+++ ENTRIES SHOWN +++
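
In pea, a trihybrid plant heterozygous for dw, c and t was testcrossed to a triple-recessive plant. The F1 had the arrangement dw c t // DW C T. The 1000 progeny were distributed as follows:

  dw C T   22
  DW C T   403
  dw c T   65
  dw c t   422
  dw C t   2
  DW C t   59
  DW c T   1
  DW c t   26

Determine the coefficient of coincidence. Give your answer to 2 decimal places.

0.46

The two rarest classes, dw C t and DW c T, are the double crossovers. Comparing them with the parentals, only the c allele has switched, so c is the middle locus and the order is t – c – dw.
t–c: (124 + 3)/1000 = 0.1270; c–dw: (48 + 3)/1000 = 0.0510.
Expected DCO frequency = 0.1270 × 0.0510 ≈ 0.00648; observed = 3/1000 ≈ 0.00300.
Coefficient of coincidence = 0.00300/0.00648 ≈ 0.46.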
+++
+++ ENTRIES SHOWN +++
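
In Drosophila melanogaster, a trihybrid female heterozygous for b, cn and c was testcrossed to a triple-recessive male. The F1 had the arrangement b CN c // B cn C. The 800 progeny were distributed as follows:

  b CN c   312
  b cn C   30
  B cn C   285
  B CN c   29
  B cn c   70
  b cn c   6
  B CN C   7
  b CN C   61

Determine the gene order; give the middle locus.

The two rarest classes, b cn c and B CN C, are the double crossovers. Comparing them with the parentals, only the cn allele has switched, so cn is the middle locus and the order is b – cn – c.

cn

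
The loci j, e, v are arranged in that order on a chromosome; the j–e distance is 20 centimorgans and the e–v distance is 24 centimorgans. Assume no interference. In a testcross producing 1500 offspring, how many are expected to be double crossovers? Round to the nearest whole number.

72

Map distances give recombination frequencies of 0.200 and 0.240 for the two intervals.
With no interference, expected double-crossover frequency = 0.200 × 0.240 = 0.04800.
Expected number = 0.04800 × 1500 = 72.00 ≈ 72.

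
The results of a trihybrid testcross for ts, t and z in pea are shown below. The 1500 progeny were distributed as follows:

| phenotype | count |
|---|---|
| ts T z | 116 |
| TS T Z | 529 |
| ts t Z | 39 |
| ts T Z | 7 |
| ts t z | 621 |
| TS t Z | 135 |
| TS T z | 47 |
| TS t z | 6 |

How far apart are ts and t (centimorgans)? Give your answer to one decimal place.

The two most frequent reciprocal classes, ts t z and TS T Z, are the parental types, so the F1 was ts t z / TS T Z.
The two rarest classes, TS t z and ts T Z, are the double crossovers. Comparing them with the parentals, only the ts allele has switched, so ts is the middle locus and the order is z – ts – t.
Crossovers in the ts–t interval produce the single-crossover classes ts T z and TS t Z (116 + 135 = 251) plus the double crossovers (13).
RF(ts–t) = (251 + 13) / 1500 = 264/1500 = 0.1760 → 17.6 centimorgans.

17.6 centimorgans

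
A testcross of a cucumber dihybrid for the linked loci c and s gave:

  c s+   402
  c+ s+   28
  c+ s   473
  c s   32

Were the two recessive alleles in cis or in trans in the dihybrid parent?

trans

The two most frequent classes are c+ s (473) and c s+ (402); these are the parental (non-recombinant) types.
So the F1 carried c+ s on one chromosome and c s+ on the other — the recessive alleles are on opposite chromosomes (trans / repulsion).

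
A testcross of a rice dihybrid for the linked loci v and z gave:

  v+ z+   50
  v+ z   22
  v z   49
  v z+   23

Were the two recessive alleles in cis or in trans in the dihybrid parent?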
+++
* [WHAT YOU SHOULD DO]
Please copy every line in the entries where "gave" appears.

* [RESPONSE BELOW]
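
A testcross of a cucumber dihybrid for the linked loci c and s gave:
A testcross of a rice dihybrid for the linked loci v and z gave: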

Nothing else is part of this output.